*ACTION ITEM:* Would you please repeat the data that follows, exactly as it reads?

————

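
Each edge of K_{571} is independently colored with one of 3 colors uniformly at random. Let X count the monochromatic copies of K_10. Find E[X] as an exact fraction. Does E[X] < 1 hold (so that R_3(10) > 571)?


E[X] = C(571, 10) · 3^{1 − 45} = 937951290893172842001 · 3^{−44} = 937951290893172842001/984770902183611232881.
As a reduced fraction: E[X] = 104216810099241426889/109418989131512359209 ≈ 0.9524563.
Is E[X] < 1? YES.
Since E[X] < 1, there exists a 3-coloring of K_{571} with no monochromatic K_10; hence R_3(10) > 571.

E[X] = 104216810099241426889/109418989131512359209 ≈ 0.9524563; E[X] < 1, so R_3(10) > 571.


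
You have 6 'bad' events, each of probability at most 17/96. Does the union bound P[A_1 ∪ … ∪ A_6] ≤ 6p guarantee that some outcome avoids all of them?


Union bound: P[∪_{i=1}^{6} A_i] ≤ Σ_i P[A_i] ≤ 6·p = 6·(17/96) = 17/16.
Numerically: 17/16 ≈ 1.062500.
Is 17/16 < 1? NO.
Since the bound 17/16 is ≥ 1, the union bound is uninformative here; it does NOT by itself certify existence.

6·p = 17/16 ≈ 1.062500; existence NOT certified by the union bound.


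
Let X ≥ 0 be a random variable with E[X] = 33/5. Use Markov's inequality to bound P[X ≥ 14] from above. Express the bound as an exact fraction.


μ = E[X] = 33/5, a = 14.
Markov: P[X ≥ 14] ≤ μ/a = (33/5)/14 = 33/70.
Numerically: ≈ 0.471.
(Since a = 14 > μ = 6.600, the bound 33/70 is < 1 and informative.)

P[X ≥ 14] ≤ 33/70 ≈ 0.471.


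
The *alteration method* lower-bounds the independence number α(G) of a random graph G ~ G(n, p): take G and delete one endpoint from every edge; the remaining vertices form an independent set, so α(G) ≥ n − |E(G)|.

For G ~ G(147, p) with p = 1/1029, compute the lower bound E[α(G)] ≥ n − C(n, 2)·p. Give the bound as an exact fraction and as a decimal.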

————

*RESULT OF THE EXERCISE:*
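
Each edge of K_{571} is independently colored with one of 3 colors uniformly at random. Let X count the monochromatic copies of K_10. Find E[X] as an exact fraction. Does E[X] < 1 hold (so that R_3(10) > 571)?


E[X] = C(571, 10) · 3^{1 − 45} = 937951290893172842001 · 3^{−44} = 937951290893172842001/984770902183611232881.
As a reduced fraction: E[X] = 104216810099241426889/109418989131512359209 ≈ 0.9524563.
Is E[X] < 1? YES.
Since E[X] < 1, there exists a 3-coloring of K_{571} with no monochromatic K_10; hence R_3(10) > 571.

E[X] = 104216810099241426889/109418989131512359209 ≈ 0.9524563; E[X] < 1, so R_3(10) > 571.


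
You have 6 'bad' events, each of probability at most 17/96. Does the union bound P[A_1 ∪ … ∪ A_6] ≤ 6p guarantee that some outcome avoids all of them?


Union bound: P[∪_{i=1}^{6} A_i] ≤ Σ_i P[A_i] ≤ 6·p = 6·(17/96) = 17/16.
Numerically: 17/16 ≈ 1.062500.
Is 17/16 < 1? NO.
Since the bound 17/16 is ≥ 1, the union bound is uninformative here; it does NOT by itself certify existence.

6·p = 17/16 ≈ 1.062500; existence NOT certified by the union bound.


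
Let X ≥ 0 be a random variable with E[X] = 33/5. Use Markov's inequality to bound P[X ≥ 14] from above. Express the bound as an exact fraction.


μ = E[X] = 33/5, a = 14.
Markov: P[X ≥ 14] ≤ μ/a = (33/5)/14 = 33/70.
Numerically: ≈ 0.471.
(Since a = 14 > μ = 6.600, the bound 33/70 is < 1 and informative.)

P[X ≥ 14] ≤ 33/70 ≈ 0.471.


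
The *alteration method* lower-bounds the independence number α(G) of a random graph G ~ G(n, p): take G and delete one endpoint from every edge; the remaining vertices form an independent set, so α(G) ≥ n − |E(G)|.

For G ~ G(147, p) with p = 1/1029, compute the lower bound E[α(G)] ≥ n − C(n, 2)·p. Give the bound as an exact fraction and as a decimal.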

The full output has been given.